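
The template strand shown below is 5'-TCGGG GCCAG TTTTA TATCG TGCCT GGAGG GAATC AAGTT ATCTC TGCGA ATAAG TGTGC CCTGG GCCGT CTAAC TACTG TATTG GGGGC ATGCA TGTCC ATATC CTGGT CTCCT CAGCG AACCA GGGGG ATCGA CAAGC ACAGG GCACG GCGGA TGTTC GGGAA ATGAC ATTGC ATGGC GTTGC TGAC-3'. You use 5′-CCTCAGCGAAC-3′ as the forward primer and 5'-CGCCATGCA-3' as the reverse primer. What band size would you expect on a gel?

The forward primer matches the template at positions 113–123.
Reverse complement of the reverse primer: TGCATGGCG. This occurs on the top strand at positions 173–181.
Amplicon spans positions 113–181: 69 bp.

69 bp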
::::::
EXERCISE OBJECTIVE | Could you write out all of the entries precisely as they stand?

RESULT FOR THIS EXERCISE |
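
The template strand shown below is 5'-TCGGG GCCAG TTTTA TATCG TGCCT GGAGG GAATC AAGTT ATCTC TGCGA ATAAG TGTGC CCTGG GCCGT CTAAC TACTG TATTG GGGGC ATGCA TGTCC ATATC CTGGT CTCCT CAGCG AACCA GGGGG ATCGA CAAGC ACAGG GCACG GCGGA TGTTC GGGAA ATGAC ATTGC ATGGC GTTGC TGAC-3'. You use 5′-CCTCAGCGAAC-3′ as the forward primer and 5'-CGCCATGCA-3' as the reverse primer. What band size would you expect on a gel?

The forward primer matches the template at positions 113–123.
Reverse complement of the reverse primer: TGCATGGCG. This occurs on the top strand at positions 173–181.
Amplicon spans positions 113–181: 69 bp.

69 bp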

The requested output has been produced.